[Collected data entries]
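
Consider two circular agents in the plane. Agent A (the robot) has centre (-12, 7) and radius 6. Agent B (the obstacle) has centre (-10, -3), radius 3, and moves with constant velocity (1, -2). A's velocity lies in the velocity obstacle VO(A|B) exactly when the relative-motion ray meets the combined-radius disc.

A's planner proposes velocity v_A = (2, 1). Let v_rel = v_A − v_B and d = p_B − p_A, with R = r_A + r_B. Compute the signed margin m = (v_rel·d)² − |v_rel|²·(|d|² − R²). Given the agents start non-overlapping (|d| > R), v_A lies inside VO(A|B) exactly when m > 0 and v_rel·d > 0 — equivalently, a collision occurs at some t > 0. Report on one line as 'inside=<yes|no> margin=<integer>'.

d = (2, -10),  |d|² = 104;  R = 6+3 = 9,  c = 104−9² = 23
v_rel = (1, 3),  |v_rel|² = 10;  v_rel·d = (1)·(2) + (3)·(-10) = -28
10·t² + 56·t + 23 = 0  ⇒  m = (-28)² − 10·23 = 554
m = 554 > 0,  v_rel·d = -28 < 0  ⇒  outside

inside=no margin=554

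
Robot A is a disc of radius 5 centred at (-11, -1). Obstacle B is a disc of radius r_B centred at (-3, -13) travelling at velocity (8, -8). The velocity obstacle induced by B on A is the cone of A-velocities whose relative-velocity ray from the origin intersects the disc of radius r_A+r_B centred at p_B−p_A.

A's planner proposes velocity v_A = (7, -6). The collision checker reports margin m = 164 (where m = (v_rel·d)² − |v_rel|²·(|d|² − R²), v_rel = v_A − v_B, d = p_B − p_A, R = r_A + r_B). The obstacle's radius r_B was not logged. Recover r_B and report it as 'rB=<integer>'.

m = 164
d = (8, -12);  v_rel = (-1, 2),  |v_rel|² = 5
v_rel×d = (-1)·(-12) − (2)·(8) = -4
since m = R²·5 − (-4)²:  R² = (16 + 164) / 5 = 36
R = √36 = 6  ⇒  r_B = 6 − 5 = 1

rB=1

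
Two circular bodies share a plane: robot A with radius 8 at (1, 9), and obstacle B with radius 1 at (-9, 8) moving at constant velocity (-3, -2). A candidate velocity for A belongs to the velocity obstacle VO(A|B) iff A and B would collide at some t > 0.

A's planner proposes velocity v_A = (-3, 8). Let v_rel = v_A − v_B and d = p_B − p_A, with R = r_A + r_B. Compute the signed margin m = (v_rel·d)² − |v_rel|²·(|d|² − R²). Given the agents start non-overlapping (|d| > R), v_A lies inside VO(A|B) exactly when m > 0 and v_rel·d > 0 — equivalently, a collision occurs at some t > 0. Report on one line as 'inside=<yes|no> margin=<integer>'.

d = (-10, -1),  |d|² = 101;  R = 8+1 = 9,  c = 101−9² = 20
v_rel = (0, 10),  |v_rel|² = 100;  v_rel·d = (0)·(-10) + (10)·(-1) = -10
100·t² + 20·t + 20 = 0  ⇒  m = (-10)² − 100·20 = -1900
m = -1900 < 0,  v_rel·d = -10 < 0  ⇒  outside

inside=no margin=-1900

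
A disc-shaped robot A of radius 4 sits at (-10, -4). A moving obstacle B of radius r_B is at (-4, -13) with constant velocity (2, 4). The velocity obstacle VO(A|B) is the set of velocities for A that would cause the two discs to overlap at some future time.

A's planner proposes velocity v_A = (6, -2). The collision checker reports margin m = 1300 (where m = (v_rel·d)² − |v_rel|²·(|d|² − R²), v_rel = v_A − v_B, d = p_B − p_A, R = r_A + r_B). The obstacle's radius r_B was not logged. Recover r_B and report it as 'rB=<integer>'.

m = 1300
d = (6, -9);  v_rel = (4, -6),  |v_rel|² = 52
v_rel×d = (4)·(-9) − (-6)·(6) = 0
since m = R²·52 − 0²:  R² = (0 + 1300) / 52 = 25
R = √25 = 5  ⇒  r_B = 5 − 4 = 1

rB=1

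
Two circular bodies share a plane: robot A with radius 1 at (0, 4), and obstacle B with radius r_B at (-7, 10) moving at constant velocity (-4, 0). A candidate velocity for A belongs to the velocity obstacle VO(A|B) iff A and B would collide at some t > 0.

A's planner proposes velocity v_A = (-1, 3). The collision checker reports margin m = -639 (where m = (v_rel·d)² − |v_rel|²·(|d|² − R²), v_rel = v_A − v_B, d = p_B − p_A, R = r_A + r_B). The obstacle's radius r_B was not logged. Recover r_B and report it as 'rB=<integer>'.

m = -639
d = (-7, 6);  v_rel = (3, 3),  |v_rel|² = 18
v_rel×d = (3)·(6) − (3)·(-7) = 39
since m = R²·18 − 39²:  R² = (1521 + -639) / 18 = 49
R = √49 = 7  ⇒  r_B = 7 − 1 = 6

rB=6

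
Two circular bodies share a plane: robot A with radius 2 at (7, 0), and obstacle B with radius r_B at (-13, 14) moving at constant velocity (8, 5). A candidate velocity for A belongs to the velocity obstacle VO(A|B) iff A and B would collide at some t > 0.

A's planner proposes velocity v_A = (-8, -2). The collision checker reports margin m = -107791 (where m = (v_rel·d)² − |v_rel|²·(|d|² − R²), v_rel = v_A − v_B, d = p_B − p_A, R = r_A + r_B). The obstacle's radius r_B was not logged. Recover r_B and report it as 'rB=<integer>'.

m = -107791
d = (-20, 14);  v_rel = (-16, -7),  |v_rel|² = 305
v_rel×d = (-16)·(14) − (-7)·(-20) = -364
since m = R²·305 − (-364)²:  R² = (132496 + -107791) / 305 = 81
R = √81 = 9  ⇒  r_B = 9 − 2 = 7

rB=7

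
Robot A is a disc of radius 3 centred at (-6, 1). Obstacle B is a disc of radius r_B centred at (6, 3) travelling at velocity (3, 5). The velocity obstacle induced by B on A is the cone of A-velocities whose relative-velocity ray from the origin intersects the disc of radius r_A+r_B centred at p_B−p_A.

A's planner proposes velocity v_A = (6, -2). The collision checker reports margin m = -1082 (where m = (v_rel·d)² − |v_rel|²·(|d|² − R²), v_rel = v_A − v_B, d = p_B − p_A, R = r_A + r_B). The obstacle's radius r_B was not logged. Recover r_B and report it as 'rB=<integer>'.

m = -1082
d = (12, 2);  v_rel = (3, -7),  |v_rel|² = 58
v_rel×d = (3)·(2) − (-7)·(12) = 90
since m = R²·58 − 90²:  R² = (8100 + -1082) / 58 = 121
R = √121 = 11  ⇒  r_B = 11 − 3 = 8

rB=8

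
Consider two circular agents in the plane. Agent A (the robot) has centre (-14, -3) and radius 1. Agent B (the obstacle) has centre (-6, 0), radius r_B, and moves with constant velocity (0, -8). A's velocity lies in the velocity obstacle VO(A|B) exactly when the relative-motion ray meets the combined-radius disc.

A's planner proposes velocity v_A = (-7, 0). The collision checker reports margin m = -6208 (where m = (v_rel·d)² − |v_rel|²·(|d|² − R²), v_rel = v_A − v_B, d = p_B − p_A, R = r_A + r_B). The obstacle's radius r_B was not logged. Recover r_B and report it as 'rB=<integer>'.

m = -6208
d = (8, 3);  v_rel = (-7, 8),  |v_rel|² = 113
v_rel×d = (-7)·(3) − (8)·(8) = -85
since m = R²·113 − (-85)²:  R² = (7225 + -6208) / 113 = 9
R = √9 = 3  ⇒  r_B = 3 − 1 = 2

rB=2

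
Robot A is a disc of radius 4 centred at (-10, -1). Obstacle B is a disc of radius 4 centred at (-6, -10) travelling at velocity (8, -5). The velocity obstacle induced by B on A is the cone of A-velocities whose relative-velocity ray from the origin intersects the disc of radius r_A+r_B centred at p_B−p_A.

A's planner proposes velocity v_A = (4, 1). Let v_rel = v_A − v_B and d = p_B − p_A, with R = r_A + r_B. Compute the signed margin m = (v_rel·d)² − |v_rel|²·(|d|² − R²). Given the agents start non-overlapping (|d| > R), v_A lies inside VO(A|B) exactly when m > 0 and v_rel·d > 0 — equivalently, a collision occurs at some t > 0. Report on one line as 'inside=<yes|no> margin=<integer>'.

d = (4, -9),  |d|² = 97;  R = 4+4 = 8,  c = 97−8² = 33
v_rel = (-4, 6),  |v_rel|² = 52;  v_rel·d = (-4)·(4) + (6)·(-9) = -70
52·t² + 140·t + 33 = 0  ⇒  m = (-70)² − 52·33 = 3184
m = 3184 > 0,  v_rel·d = -70 < 0  ⇒  outside

inside=no margin=3184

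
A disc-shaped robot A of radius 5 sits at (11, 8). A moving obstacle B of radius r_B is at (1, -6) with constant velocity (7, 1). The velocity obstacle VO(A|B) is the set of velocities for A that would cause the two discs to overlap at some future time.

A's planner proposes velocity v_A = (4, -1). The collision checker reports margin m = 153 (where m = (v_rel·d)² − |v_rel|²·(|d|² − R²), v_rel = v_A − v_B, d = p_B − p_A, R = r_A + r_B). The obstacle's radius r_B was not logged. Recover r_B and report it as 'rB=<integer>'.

m = 153
d = (-10, -14);  v_rel = (-3, -2),  |v_rel|² = 13
v_rel×d = (-3)·(-14) − (-2)·(-10) = 22
since m = R²·13 − 22²:  R² = (484 + 153) / 13 = 49
R = √49 = 7  ⇒  r_B = 7 − 5 = 2

rB=2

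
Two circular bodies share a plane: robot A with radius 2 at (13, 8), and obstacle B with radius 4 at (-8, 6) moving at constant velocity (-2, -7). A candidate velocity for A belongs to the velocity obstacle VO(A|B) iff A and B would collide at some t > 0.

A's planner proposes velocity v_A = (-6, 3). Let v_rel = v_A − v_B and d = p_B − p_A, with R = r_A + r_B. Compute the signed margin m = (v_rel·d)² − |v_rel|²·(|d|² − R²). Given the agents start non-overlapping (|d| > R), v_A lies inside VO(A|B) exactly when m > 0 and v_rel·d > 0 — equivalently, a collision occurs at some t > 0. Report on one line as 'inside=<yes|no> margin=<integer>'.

d = (-21, -2),  |d|² = 445;  R = 2+4 = 6,  c = 445−6² = 409
v_rel = (-4, 10),  |v_rel|² = 116;  v_rel·d = (-4)·(-21) + (10)·(-2) = 64
116·t² − 128·t + 409 = 0  ⇒  m = 64² − 116·409 = -43348
m = -43348 < 0,  v_rel·d = 64 > 0  ⇒  outside

inside=no margin=-43348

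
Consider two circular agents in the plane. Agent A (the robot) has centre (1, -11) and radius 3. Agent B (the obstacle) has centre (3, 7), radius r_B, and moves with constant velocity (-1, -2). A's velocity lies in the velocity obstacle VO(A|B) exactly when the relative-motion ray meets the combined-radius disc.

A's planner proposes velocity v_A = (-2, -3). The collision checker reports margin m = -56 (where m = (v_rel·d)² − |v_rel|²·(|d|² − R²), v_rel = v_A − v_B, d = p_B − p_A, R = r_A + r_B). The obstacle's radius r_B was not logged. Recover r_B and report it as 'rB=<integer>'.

m = -56
d = (2, 18);  v_rel = (-1, -1),  |v_rel|² = 2
v_rel×d = (-1)·(18) − (-1)·(2) = -16
since m = R²·2 − (-16)²:  R² = (256 + -56) / 2 = 100
R = √100 = 10  ⇒  r_B = 10 − 3 = 7

rB=7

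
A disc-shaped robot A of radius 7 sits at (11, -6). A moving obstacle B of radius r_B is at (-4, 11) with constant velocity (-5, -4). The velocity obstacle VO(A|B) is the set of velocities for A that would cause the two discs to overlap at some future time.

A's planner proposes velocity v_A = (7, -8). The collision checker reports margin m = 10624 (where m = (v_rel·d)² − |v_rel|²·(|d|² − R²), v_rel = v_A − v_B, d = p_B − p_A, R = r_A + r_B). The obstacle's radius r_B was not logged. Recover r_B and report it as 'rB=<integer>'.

m = 10624
d = (-15, 17);  v_rel = (12, -4),  |v_rel|² = 160
v_rel×d = (12)·(17) − (-4)·(-15) = 144
since m = R²·160 − 144²:  R² = (20736 + 10624) / 160 = 196
R = √196 = 14  ⇒  r_B = 14 − 7 = 7

rB=7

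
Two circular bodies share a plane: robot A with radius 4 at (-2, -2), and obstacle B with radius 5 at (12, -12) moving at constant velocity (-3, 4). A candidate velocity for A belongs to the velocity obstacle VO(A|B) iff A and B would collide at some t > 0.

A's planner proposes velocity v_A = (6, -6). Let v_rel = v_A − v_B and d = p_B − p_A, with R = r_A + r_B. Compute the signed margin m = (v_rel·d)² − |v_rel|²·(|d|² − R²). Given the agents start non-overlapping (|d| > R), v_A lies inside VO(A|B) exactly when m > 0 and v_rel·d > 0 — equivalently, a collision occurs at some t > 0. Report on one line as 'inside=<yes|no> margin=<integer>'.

d = (14, -10),  |d|² = 296;  R = 4+5 = 9,  c = 296−9² = 215
v_rel = (9, -10),  |v_rel|² = 181;  v_rel·d = (9)·(14) + (-10)·(-10) = 226
181·t² − 452·t + 215 = 0  ⇒  m = 226² − 181·215 = 12161
m = 12161 > 0,  v_rel·d = 226 > 0  ⇒  inside

inside=yes margin=12161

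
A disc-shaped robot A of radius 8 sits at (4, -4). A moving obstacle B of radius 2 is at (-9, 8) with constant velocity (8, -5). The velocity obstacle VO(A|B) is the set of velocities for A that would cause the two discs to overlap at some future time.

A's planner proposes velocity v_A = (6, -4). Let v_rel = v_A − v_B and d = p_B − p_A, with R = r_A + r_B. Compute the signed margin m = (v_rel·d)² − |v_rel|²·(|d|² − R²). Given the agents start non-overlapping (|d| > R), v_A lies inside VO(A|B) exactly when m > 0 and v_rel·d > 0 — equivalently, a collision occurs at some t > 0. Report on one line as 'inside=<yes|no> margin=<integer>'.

d = (-13, 12),  |d|² = 313;  R = 8+2 = 10,  c = 313−10² = 213
v_rel = (-2, 1),  |v_rel|² = 5;  v_rel·d = (-2)·(-13) + (1)·(12) = 38
5·t² − 76·t + 213 = 0  ⇒  m = 38² − 5·213 = 379
m = 379 > 0,  v_rel·d = 38 > 0  ⇒  inside

inside=yes margin=379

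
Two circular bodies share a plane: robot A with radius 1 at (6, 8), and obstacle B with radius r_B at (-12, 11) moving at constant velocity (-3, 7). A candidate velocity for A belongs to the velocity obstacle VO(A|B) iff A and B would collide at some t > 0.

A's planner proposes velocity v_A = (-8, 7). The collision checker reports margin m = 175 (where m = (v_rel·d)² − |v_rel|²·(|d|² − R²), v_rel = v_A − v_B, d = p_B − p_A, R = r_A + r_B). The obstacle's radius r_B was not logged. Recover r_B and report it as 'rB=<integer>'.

m = 175
d = (-18, 3);  v_rel = (-5, 0),  |v_rel|² = 25
v_rel×d = (-5)·(3) − (0)·(-18) = -15
since m = R²·25 − (-15)²:  R² = (225 + 175) / 25 = 16
R = √16 = 4  ⇒  r_B = 4 − 1 = 3

rB=3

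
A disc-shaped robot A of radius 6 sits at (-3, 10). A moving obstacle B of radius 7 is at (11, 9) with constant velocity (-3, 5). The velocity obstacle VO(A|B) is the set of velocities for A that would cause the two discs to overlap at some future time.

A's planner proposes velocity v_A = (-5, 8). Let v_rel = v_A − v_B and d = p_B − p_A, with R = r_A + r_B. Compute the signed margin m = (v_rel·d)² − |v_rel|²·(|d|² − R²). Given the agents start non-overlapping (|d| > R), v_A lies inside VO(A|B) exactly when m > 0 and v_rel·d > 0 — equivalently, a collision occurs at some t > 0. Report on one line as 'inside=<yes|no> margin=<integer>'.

d = (14, -1),  |d|² = 197;  R = 6+7 = 13,  c = 197−13² = 28
v_rel = (-2, 3),  |v_rel|² = 13;  v_rel·d = (-2)·(14) + (3)·(-1) = -31
13·t² + 62·t + 28 = 0  ⇒  m = (-31)² − 13·28 = 597
m = 597 > 0,  v_rel·d = -31 < 0  ⇒  outside

inside=no margin=597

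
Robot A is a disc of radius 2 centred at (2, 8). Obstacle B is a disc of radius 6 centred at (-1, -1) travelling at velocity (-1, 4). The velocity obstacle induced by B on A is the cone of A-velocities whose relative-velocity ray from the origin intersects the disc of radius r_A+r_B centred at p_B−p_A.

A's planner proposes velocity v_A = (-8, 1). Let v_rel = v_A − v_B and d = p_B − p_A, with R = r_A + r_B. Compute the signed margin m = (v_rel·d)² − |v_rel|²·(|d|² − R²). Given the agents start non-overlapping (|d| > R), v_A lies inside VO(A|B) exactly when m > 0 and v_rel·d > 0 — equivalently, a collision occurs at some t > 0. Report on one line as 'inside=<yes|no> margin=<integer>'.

d = (-3, -9),  |d|² = 90;  R = 2+6 = 8,  c = 90−8² = 26
v_rel = (-7, -3),  |v_rel|² = 58;  v_rel·d = (-7)·(-3) + (-3)·(-9) = 48
58·t² − 96·t + 26 = 0  ⇒  m = 48² − 58·26 = 796
m = 796 > 0,  v_rel·d = 48 > 0  ⇒  inside

inside=yes margin=796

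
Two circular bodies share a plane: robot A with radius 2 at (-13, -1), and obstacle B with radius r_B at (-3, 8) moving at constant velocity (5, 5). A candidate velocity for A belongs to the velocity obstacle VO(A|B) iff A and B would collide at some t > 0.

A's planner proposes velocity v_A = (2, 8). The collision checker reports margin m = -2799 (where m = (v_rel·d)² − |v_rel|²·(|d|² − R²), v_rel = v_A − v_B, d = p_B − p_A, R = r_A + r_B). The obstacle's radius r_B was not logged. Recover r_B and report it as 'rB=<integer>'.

m = -2799
d = (10, 9);  v_rel = (-3, 3),  |v_rel|² = 18
v_rel×d = (-3)·(9) − (3)·(10) = -57
since m = R²·18 − (-57)²:  R² = (3249 + -2799) / 18 = 25
R = √25 = 5  ⇒  r_B = 5 − 2 = 3

rB=3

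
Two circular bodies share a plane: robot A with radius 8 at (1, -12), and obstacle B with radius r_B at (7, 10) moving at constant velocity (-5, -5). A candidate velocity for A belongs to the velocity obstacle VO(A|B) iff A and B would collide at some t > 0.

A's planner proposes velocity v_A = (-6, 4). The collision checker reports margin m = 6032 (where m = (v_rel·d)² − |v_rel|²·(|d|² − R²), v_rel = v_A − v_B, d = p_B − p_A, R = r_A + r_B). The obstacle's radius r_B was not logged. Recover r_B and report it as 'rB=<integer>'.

m = 6032
d = (6, 22);  v_rel = (-1, 9),  |v_rel|² = 82
v_rel×d = (-1)·(22) − (9)·(6) = -76
since m = R²·82 − (-76)²:  R² = (5776 + 6032) / 82 = 144
R = √144 = 12  ⇒  r_B = 12 − 8 = 4

rB=4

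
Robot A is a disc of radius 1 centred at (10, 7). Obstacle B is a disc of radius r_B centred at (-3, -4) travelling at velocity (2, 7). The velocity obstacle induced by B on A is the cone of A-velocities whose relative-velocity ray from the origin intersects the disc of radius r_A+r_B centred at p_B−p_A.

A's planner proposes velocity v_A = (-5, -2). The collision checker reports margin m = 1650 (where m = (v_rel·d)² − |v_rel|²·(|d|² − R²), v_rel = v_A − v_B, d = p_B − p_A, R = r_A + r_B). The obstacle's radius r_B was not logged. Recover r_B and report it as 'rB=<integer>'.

m = 1650
d = (-13, -11);  v_rel = (-7, -9),  |v_rel|² = 130
v_rel×d = (-7)·(-11) − (-9)·(-13) = -40
since m = R²·130 − (-40)²:  R² = (1600 + 1650) / 130 = 25
R = √25 = 5  ⇒  r_B = 5 − 1 = 4

rB=4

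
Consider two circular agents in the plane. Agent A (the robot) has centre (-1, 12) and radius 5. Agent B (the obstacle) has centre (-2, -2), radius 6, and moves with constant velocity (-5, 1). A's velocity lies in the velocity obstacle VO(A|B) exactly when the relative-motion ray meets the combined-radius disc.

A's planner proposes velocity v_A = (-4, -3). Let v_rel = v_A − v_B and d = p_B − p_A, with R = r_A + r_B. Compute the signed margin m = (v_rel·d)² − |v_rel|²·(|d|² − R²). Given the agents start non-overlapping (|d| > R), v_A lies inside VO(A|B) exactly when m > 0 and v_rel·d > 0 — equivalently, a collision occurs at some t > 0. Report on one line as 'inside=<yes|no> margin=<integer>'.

d = (-1, -14),  |d|² = 197;  R = 5+6 = 11,  c = 197−11² = 76
v_rel = (1, -4),  |v_rel|² = 17;  v_rel·d = (1)·(-1) + (-4)·(-14) = 55
17·t² − 110·t + 76 = 0  ⇒  m = 55² − 17·76 = 1733
m = 1733 > 0,  v_rel·d = 55 > 0  ⇒  inside

inside=yes margin=1733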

- [Required action] Go through the entries above and count the lines containing "future". Give the number only.

- [Answer to this exercise] 5